Output exactly the lines between the one holding "9 days have" and the last line of the data below, both of those lines included.
----- Dataset content
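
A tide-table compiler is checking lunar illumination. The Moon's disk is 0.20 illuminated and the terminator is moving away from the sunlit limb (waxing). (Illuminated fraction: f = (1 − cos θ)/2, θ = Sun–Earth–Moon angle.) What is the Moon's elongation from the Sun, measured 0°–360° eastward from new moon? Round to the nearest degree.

53°

cos θ = 1 − 2f = 0.600, giving a principal value of 53.1°.
Waxing ⇒ before full, so θ = 53.1°.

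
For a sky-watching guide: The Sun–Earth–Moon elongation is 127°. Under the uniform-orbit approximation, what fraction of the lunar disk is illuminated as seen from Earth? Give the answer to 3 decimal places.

cos 127° = (-0.602), so f = (1 − (-0.602))/2 = 0.801.

0.801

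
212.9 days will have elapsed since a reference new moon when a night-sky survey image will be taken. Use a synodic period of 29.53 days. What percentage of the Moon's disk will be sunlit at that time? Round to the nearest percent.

Reduce mod P: 212.9 − 7×29.53 = 6.19 d into the current lunation.
Elongation θ = 360° × 6.19/29.53 ≈ 75.5°.
Illuminated fraction = (1 − cos 75.5°)/2 = (1 − 0.251)/2 ≈ 0.374, so 37%.

37%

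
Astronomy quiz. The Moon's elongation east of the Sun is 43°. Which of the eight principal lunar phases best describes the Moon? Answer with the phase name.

waxing crescent

The waxing crescent sector spans roughly 22°–68°; 43° falls inside it.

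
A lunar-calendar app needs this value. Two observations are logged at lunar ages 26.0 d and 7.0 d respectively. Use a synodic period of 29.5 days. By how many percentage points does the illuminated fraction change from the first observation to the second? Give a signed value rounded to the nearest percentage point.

+33 pp

First observation: θ = 360°·26.0/29.5 = 317.3°, so f = 0.133.
Second observation: θ = 85.4°, f = 0.460.
Δf = 0.460 − 0.133 = +0.327, i.e. +33 pp.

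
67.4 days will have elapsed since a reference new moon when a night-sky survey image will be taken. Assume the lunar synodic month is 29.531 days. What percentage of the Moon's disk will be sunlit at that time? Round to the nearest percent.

60%

67.4/29.531 = 2.282 lunations, so 2 complete cycles and 8.34 d into the next.
Elongation θ = 360° × 8.34/29.531 ≈ 101.6°.
Illuminated fraction = (1 − cos 101.6°)/2 = (1 − (-0.202))/2 ≈ 0.601, so 60%.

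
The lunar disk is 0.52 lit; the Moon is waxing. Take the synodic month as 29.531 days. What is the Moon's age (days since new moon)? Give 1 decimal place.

7.6 days

From f = (1 − cos θ)/2: cos θ = 1 − 2×0.52 = -0.040; arccos → 92.3°.
Waxing ⇒ before full, so θ = 92.3°.
That fraction of the synodic month is 92.3/360 × 29.531 d ≈ 7.57 d.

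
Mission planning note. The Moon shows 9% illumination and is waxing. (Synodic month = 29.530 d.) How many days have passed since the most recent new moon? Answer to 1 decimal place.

2.9 days

cos θ = 1 − 2f = 0.820, giving a principal value of 34.9°.
Before full moon the principal value applies: θ = 34.9°.
Age = 29.530 × 34.9°/360° ≈ 2.86 days.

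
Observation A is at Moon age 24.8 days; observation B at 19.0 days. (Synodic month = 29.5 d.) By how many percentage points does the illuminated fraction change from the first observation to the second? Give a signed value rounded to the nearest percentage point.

First observation: θ = 360°·24.8/29.5 = 302.6°, so f = 0.230.
Second observation: θ = 231.9°, f = 0.809.
Δf = 0.809 − 0.230 = +0.578, i.e. +58 pp.

+58 percentage points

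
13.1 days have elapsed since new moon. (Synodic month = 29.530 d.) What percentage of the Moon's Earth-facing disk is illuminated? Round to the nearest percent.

The Moon has covered 13.1/29.530 of its cycle, so θ ≈ 360° × 13.1/29.530 = 159.7°.
With cos θ = (-0.938), the lit fraction is (1 − (-0.938))/2 ≈ 0.969, so 97%.

97%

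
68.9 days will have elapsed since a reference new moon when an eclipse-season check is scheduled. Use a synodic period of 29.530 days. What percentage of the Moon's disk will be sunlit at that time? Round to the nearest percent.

75%

68.9 d spans 2 complete synodic months (2 × 29.530 = 59.06 d) plus 9.84 d.
Phase angle: θ = 360°·(9.84 d)/(29.530 d) = 120.0°.
With cos θ = (-0.499), the lit fraction is (1 − (-0.499))/2 ≈ 0.750, so 75%.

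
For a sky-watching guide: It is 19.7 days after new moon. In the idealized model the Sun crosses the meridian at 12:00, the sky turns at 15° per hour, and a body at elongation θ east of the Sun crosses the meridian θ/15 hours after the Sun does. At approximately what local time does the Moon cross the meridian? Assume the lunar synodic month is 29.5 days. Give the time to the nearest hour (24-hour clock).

The Moon has covered 19.7/29.5 of its cycle, so θ ≈ 360° × 19.7/29.5 = 240.4°.
The Moon trails the Sun by θ/15 = 240.4/15 ≈ 16.03 hours.
12:00 + 16.03 h ≈ 04:02 → 04:00 to the nearest hour.

04:00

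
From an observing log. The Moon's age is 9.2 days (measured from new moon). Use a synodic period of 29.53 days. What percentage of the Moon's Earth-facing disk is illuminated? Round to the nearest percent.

69%

Elongation θ = 360° × 9.2/29.53 ≈ 112.2°.
With cos θ = (-0.377), the lit fraction is (1 − (-0.377))/2 ≈ 0.689, so 69%.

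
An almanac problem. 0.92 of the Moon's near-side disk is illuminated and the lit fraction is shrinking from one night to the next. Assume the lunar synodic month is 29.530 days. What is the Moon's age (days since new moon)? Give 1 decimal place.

From f = (1 − cos θ)/2: cos θ = 1 − 2×0.92 = -0.840; arccos → 147.1°.
Since the Moon is past full (waning), take the reflex angle: θ = 360° − 147.1° = 212.9°.
Age = 29.530 × 212.9°/360° ≈ 17.46 days.

17.5 days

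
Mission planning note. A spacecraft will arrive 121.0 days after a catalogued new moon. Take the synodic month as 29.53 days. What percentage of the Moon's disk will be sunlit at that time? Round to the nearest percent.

Reduce mod P: 121.0 − 4×29.53 = 2.88 d into the current lunation.
The Moon has covered 2.88/29.53 of its cycle, so θ ≈ 360° × 2.88/29.53 = 35.1°.
Illuminated fraction = (1 − cos 35.1°)/2 = (1 − 0.818)/2 ≈ 0.091, so 9%.

9%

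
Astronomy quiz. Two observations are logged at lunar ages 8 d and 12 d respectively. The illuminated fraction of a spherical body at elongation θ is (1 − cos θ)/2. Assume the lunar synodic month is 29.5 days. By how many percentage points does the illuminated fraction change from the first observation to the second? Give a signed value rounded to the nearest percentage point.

+35 percentage points

First observation: θ = 360°·8/29.5 = 97.6°, so f = 0.566.
Second observation: θ = 146.4°, f = 0.917.
Δf = 0.917 − 0.566 = +0.350, i.e. +35 pp.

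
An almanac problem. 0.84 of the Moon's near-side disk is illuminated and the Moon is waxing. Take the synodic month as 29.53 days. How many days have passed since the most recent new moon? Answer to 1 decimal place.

Invert f = (1 − cos θ)/2 to get cos θ = 1 − 2(0.84) = -0.680, hence θ₀ = arccos -0.680 = 132.8°.
The Moon is waxing (0°–180°), so θ = 132.8° directly.
At 360°/29.53 d per day, 132.8° corresponds to 10.90 days.

10.9 days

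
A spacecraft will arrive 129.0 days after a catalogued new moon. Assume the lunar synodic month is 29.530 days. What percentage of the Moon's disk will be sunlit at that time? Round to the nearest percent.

Reduce mod P: 129.0 − 4×29.530 = 10.88 d into the current lunation.
Phase angle: θ = 360°·(10.88 d)/(29.530 d) = 132.6°.
With cos θ = (-0.677), the lit fraction is (1 − (-0.677))/2 ≈ 0.839, so 84%.

84%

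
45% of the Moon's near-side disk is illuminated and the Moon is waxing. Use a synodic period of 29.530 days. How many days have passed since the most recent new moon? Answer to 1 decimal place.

6.9 days

Invert f = (1 − cos θ)/2 to get cos θ = 1 − 2(0.45) = 0.100, hence θ₀ = arccos 0.100 = 84.3°.
The Moon is waxing (0°–180°), so θ = 84.3° directly.
That fraction of the synodic month is 84.3/360 × 29.530 d ≈ 6.91 d.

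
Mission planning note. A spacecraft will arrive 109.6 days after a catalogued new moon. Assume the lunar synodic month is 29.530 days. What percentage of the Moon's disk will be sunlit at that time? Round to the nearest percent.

109.6 d spans 3 complete synodic months (3 × 29.530 = 88.59 d) plus 21.01 d.
Elongation θ = 360° × 21.01/29.530 ≈ 256.1°.
Illuminated fraction = (1 − cos 256.1°)/2 = (1 − (-0.240))/2 ≈ 0.620, so 62%.

62%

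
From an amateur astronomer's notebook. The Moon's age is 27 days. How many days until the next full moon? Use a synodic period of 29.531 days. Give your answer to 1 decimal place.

17.3 days

Full moon occurs at elongation 180°, i.e. at age 29.531 × 180/360 = 14.765 d.
Already past this cycle's full moon; the next is at 14.765 + 29.531 = 44.296 d, so 44.296 − 27 = 17.296 days.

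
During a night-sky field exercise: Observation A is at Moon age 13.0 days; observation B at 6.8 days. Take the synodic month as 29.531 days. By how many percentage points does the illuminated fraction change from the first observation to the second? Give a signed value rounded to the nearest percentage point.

-53 percentage points

θ₁ = 360° × 13.0/29.531 = 158.5°, f₁ = (1 − cos θ₁)/2 = 0.965.
θ₂ = 360° × 6.8/29.531 = 82.9°, f₂ = (1 − cos θ₂)/2 = 0.438.
Change = f₂ − f₁ = -0.527 → -53 percentage points.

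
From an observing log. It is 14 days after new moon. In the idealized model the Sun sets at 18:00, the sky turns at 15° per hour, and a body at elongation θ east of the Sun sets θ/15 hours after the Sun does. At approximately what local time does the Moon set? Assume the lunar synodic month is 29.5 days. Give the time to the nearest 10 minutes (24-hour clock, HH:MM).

The Moon has covered 14/29.5 of its cycle, so θ ≈ 360° × 14/29.5 = 170.8°.
Delay after the Sun = 170.8° / (15°/h) ≈ 11.39 h.
18:00 + 11.390 h ≈ 05:23 → 05:20 to the nearest ten minutes.

05:20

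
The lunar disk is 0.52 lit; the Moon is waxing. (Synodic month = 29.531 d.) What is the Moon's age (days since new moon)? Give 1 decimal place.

From f = (1 − cos θ)/2: cos θ = 1 − 2×0.52 = -0.040; arccos → 92.3°.
The Moon is waxing (0°–180°), so θ = 92.3° directly.
Age = 29.531 × 92.3°/360° ≈ 7.57 days.

7.6 days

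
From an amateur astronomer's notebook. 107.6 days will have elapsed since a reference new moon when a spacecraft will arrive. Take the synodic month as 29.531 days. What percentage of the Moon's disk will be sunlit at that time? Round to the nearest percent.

81%

107.6/29.531 = 3.644 lunations, so 3 complete cycles and 19.01 d into the next.
The Moon has covered 19.01/29.531 of its cycle, so θ ≈ 360° × 19.01/29.531 = 231.7°.
cos 231.7° = (-0.620), so f = (1 − (-0.620))/2 = 0.810, so 81%.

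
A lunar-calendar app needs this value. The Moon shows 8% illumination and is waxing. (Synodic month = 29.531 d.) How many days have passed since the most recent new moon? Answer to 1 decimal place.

From f = (1 − cos θ)/2: cos θ = 1 − 2×0.08 = 0.840; arccos → 32.9°.
Waxing ⇒ before full, so θ = 32.9°.
Age = 29.531 × 32.9°/360° ≈ 2.70 days.

2.7 days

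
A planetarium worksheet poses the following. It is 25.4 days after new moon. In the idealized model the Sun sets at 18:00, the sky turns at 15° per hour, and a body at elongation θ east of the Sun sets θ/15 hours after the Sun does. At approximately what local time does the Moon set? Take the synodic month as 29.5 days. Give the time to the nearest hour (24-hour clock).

The Moon has covered 25.4/29.5 of its cycle, so θ ≈ 360° × 25.4/29.5 = 310.0°.
The Moon trails the Sun by θ/15 = 310.0/15 ≈ 20.66 hours.
18:00 + 20.66 h ≈ 14:40 → 15:00 to the nearest hour.

15:00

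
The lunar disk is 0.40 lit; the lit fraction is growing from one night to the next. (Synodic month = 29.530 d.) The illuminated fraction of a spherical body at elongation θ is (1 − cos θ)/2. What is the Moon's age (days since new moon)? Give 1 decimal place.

6.4 days

Invert f = (1 − cos θ)/2 to get cos θ = 1 − 2(0.40) = 0.200, hence θ₀ = arccos 0.200 = 78.5°.
Before full moon the principal value applies: θ = 78.5°.
At 360°/29.530 d per day, 78.5° corresponds to 6.44 days.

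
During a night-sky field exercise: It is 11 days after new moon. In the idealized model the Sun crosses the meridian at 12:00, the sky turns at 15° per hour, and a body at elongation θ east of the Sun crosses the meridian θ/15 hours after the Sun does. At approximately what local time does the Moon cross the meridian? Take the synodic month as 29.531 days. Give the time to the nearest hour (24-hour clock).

21:00

The Moon has covered 11/29.531 of its cycle, so θ ≈ 360° × 11/29.531 = 134.1°.
The Moon trails the Sun by θ/15 = 134.1/15 ≈ 8.94 hours.
12:00 + 8.94 h ≈ 20:56 → 21:00 to the nearest hour.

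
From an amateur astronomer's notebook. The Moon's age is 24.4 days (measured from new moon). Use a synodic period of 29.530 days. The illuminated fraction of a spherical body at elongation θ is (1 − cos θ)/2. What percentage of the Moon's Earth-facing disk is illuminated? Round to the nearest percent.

Elongation θ = 360° × 24.4/29.530 ≈ 297.5°.
With cos θ = 0.461, the lit fraction is (1 − 0.461)/2 ≈ 0.269, so 27%.

27%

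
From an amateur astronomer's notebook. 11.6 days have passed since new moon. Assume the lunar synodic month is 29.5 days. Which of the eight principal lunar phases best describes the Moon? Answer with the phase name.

waxing gibbous

At 11.6/29.5 of the cycle, θ ≈ 142° — the waxing gibbous range.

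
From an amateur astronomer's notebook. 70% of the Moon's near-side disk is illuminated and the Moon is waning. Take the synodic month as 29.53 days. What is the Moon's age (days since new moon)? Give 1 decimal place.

cos θ = 1 − 2f = -0.400, giving a principal value of 113.6°.
Waning ⇒ past full, so θ = 360° − 113.6° = 246.4°.
That fraction of the synodic month is 246.4/360 × 29.53 d ≈ 20.21 d.

20.2 days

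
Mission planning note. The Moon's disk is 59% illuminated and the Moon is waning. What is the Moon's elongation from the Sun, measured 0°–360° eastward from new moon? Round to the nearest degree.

260°

cos θ = 1 − 2f = -0.180, giving a principal value of 100.4°.
Waning ⇒ past full, so θ = 360° − 100.4° = 259.6°.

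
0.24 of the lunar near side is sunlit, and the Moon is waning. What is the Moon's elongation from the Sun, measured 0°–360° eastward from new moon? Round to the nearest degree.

Invert f = (1 − cos θ)/2 to get cos θ = 1 − 2(0.24) = 0.520, hence θ₀ = arccos 0.520 = 58.7°.
Waning ⇒ past full, so θ = 360° − 58.7° = 301.3°.

301°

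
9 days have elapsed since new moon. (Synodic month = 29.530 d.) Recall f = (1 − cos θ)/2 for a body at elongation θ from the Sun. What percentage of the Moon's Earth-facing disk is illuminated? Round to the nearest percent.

67%

The Moon has covered 9/29.530 of its cycle, so θ ≈ 360° × 9/29.530 = 109.7°.
cos 109.7° = (-0.337), so f = (1 − (-0.337))/2 = 0.669, so 67%.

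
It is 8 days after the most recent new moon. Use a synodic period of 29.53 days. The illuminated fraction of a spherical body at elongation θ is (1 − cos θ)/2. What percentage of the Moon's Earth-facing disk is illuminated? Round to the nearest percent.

57%

The Moon has covered 8/29.53 of its cycle, so θ ≈ 360° × 8/29.53 = 97.5°.
Illuminated fraction = (1 − cos 97.5°)/2 = (1 − (-0.131))/2 ≈ 0.566, so 57%.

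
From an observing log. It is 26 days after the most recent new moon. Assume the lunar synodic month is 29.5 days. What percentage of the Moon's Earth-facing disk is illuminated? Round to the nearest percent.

Elongation θ = 360° × 26/29.5 ≈ 317.3°.
With cos θ = 0.735, the lit fraction is (1 − 0.735)/2 ≈ 0.133, so 13%.

13%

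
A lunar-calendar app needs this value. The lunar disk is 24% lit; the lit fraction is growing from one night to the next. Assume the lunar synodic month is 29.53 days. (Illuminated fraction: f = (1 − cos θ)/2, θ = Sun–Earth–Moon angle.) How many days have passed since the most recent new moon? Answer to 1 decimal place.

Invert f = (1 − cos θ)/2 to get cos θ = 1 − 2(0.24) = 0.520, hence θ₀ = arccos 0.520 = 58.7°.
Waxing ⇒ before full, so θ = 58.7°.
At 360°/29.53 d per day, 58.7° corresponds to 4.81 days.

4.8 days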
----------
## Exercise result
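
9 days have elapsed since new moon. (Synodic month = 29.530 d.) Recall f = (1 − cos θ)/2 for a body at elongation θ from the Sun. What percentage of the Moon's Earth-facing disk is illuminated? Round to the nearest percent.

67%

The Moon has covered 9/29.530 of its cycle, so θ ≈ 360° × 9/29.530 = 109.7°.
cos 109.7° = (-0.337), so f = (1 − (-0.337))/2 = 0.669, so 67%.

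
It is 8 days after the most recent new moon. Use a synodic period of 29.53 days. The illuminated fraction of a spherical body at elongation θ is (1 − cos θ)/2. What percentage of the Moon's Earth-facing disk is illuminated? Round to the nearest percent.

57%

The Moon has covered 8/29.53 of its cycle, so θ ≈ 360° × 8/29.53 = 97.5°.
Illuminated fraction = (1 − cos 97.5°)/2 = (1 − (-0.131))/2 ≈ 0.566, so 57%.

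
From an observing log. It is 26 days after the most recent new moon. Assume the lunar synodic month is 29.5 days. What percentage of the Moon's Earth-facing disk is illuminated? Round to the nearest percent.

Elongation θ = 360° × 26/29.5 ≈ 317.3°.
With cos θ = 0.735, the lit fraction is (1 − 0.735)/2 ≈ 0.133, so 13%.

13%

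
A lunar-calendar app needs this value. The lunar disk is 24% lit; the lit fraction is growing from one night to the next. Assume the lunar synodic month is 29.53 days. (Illuminated fraction: f = (1 − cos θ)/2, θ = Sun–Earth–Moon angle.) How many days have passed since the most recent new moon? Answer to 1 decimal place.

Invert f = (1 − cos θ)/2 to get cos θ = 1 − 2(0.24) = 0.520, hence θ₀ = arccos 0.520 = 58.7°.
Waxing ⇒ before full, so θ = 58.7°.
At 360°/29.53 d per day, 58.7° corresponds to 4.81 days.

4.8 days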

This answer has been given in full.